What to work on:
Your answer must be an exact copy of the records below.

[Stored data entries]
+++

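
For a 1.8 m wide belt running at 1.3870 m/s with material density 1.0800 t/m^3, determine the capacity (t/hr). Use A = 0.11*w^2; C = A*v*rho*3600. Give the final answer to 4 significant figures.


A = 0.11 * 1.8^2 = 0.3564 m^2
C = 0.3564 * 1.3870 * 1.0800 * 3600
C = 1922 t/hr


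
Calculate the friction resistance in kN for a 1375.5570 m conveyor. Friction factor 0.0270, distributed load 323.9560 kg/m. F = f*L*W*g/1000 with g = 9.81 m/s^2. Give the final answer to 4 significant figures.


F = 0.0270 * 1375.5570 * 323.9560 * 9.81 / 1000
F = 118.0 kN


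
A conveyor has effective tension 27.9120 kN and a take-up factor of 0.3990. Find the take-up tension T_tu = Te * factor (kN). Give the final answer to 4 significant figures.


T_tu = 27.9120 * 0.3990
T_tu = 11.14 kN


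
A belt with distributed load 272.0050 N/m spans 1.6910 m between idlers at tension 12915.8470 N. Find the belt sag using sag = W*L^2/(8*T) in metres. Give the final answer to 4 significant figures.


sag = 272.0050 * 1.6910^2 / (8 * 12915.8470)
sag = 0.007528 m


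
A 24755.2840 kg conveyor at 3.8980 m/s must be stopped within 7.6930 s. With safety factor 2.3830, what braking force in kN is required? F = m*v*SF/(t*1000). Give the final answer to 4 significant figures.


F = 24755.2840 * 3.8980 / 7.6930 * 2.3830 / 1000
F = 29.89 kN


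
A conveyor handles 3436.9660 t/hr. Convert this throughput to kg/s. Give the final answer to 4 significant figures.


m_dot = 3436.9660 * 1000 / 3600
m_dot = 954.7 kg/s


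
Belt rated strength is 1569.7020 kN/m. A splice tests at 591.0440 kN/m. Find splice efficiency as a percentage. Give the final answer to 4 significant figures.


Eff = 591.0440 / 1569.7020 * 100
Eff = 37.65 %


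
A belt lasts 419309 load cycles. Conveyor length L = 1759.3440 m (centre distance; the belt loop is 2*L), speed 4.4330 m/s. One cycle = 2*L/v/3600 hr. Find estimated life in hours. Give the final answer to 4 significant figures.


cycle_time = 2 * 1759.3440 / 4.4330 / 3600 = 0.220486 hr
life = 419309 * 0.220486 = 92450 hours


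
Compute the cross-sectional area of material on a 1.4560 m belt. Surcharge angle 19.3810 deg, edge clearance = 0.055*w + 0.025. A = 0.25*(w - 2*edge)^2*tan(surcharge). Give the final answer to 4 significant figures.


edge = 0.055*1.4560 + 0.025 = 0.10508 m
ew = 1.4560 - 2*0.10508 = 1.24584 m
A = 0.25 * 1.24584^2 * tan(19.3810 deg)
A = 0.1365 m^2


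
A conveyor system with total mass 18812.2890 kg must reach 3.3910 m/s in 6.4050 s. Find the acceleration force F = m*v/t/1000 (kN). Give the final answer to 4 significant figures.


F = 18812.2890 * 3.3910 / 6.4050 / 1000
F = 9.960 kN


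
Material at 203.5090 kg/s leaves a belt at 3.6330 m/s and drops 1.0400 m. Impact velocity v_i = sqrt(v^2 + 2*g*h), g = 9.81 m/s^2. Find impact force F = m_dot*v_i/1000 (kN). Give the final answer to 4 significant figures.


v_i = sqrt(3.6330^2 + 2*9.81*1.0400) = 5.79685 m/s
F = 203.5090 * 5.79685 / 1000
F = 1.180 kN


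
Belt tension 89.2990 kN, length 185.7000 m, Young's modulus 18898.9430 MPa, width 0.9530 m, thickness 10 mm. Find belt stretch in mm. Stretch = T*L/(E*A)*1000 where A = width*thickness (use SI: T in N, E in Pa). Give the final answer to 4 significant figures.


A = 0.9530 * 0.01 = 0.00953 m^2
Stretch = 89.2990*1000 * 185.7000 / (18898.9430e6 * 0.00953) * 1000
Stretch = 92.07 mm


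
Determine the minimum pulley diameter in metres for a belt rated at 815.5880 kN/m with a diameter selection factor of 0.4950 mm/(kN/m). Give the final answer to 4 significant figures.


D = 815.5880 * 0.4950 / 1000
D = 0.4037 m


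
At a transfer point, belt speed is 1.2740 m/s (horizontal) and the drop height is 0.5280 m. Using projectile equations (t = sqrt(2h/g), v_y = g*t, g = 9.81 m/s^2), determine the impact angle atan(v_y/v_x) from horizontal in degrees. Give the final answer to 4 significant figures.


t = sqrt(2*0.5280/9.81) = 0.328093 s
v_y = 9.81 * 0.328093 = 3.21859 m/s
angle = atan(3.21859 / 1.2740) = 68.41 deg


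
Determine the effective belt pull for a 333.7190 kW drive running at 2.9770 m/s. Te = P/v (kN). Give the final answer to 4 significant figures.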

+++

Exercise solution:
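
For a 1.8 m wide belt running at 1.3870 m/s with material density 1.0800 t/m^3, determine the capacity (t/hr). Use A = 0.11*w^2; C = A*v*rho*3600. Give the final answer to 4 significant figures.


A = 0.11 * 1.8^2 = 0.3564 m^2
C = 0.3564 * 1.3870 * 1.0800 * 3600
C = 1922 t/hr


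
Calculate the friction resistance in kN for a 1375.5570 m conveyor. Friction factor 0.0270, distributed load 323.9560 kg/m. F = f*L*W*g/1000 with g = 9.81 m/s^2. Give the final answer to 4 significant figures.


F = 0.0270 * 1375.5570 * 323.9560 * 9.81 / 1000
F = 118.0 kN


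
A conveyor has effective tension 27.9120 kN and a take-up factor of 0.3990. Find the take-up tension T_tu = Te * factor (kN). Give the final answer to 4 significant figures.


T_tu = 27.9120 * 0.3990
T_tu = 11.14 kN


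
A belt with distributed load 272.0050 N/m spans 1.6910 m between idlers at tension 12915.8470 N. Find the belt sag using sag = W*L^2/(8*T) in metres. Give the final answer to 4 significant figures.


sag = 272.0050 * 1.6910^2 / (8 * 12915.8470)
sag = 0.007528 m


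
A 24755.2840 kg conveyor at 3.8980 m/s must be stopped within 7.6930 s. With safety factor 2.3830, what braking force in kN is required? F = m*v*SF/(t*1000). Give the final answer to 4 significant figures.


F = 24755.2840 * 3.8980 / 7.6930 * 2.3830 / 1000
F = 29.89 kN


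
A conveyor handles 3436.9660 t/hr. Convert this throughput to kg/s. Give the final answer to 4 significant figures.


m_dot = 3436.9660 * 1000 / 3600
m_dot = 954.7 kg/s


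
Belt rated strength is 1569.7020 kN/m. A splice tests at 591.0440 kN/m. Find splice efficiency as a percentage. Give the final answer to 4 significant figures.


Eff = 591.0440 / 1569.7020 * 100
Eff = 37.65 %


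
A belt lasts 419309 load cycles. Conveyor length L = 1759.3440 m (centre distance; the belt loop is 2*L), speed 4.4330 m/s. One cycle = 2*L/v/3600 hr. Find estimated life in hours. Give the final answer to 4 significant figures.


cycle_time = 2 * 1759.3440 / 4.4330 / 3600 = 0.220486 hr
life = 419309 * 0.220486 = 92450 hours


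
Compute the cross-sectional area of material on a 1.4560 m belt. Surcharge angle 19.3810 deg, edge clearance = 0.055*w + 0.025. A = 0.25*(w - 2*edge)^2*tan(surcharge). Give the final answer to 4 significant figures.


edge = 0.055*1.4560 + 0.025 = 0.10508 m
ew = 1.4560 - 2*0.10508 = 1.24584 m
A = 0.25 * 1.24584^2 * tan(19.3810 deg)
A = 0.1365 m^2


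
A conveyor system with total mass 18812.2890 kg must reach 3.3910 m/s in 6.4050 s. Find the acceleration force F = m*v/t/1000 (kN). Give the final answer to 4 significant figures.


F = 18812.2890 * 3.3910 / 6.4050 / 1000
F = 9.960 kN


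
Material at 203.5090 kg/s leaves a belt at 3.6330 m/s and drops 1.0400 m. Impact velocity v_i = sqrt(v^2 + 2*g*h), g = 9.81 m/s^2. Find impact force F = m_dot*v_i/1000 (kN). Give the final answer to 4 significant figures.


v_i = sqrt(3.6330^2 + 2*9.81*1.0400) = 5.79685 m/s
F = 203.5090 * 5.79685 / 1000
F = 1.180 kN


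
Belt tension 89.2990 kN, length 185.7000 m, Young's modulus 18898.9430 MPa, width 0.9530 m, thickness 10 mm. Find belt stretch in mm. Stretch = T*L/(E*A)*1000 where A = width*thickness (use SI: T in N, E in Pa). Give the final answer to 4 significant figures.


A = 0.9530 * 0.01 = 0.00953 m^2
Stretch = 89.2990*1000 * 185.7000 / (18898.9430e6 * 0.00953) * 1000
Stretch = 92.07 mm


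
Determine the minimum pulley diameter in metres for a belt rated at 815.5880 kN/m with a diameter selection factor of 0.4950 mm/(kN/m). Give the final answer to 4 significant figures.


D = 815.5880 * 0.4950 / 1000
D = 0.4037 m


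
At a transfer point, belt speed is 1.2740 m/s (horizontal) and the drop height is 0.5280 m. Using projectile equations (t = sqrt(2h/g), v_y = g*t, g = 9.81 m/s^2), determine the impact angle atan(v_y/v_x) from horizontal in degrees. Give the final answer to 4 significant figures.


t = sqrt(2*0.5280/9.81) = 0.328093 s
v_y = 9.81 * 0.328093 = 3.21859 m/s
angle = atan(3.21859 / 1.2740) = 68.41 deg


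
Determine the effective belt pull for a 333.7190 kW drive running at 2.9770 m/s. Te = P/v (kN). Give the final answer to 4 significant figures.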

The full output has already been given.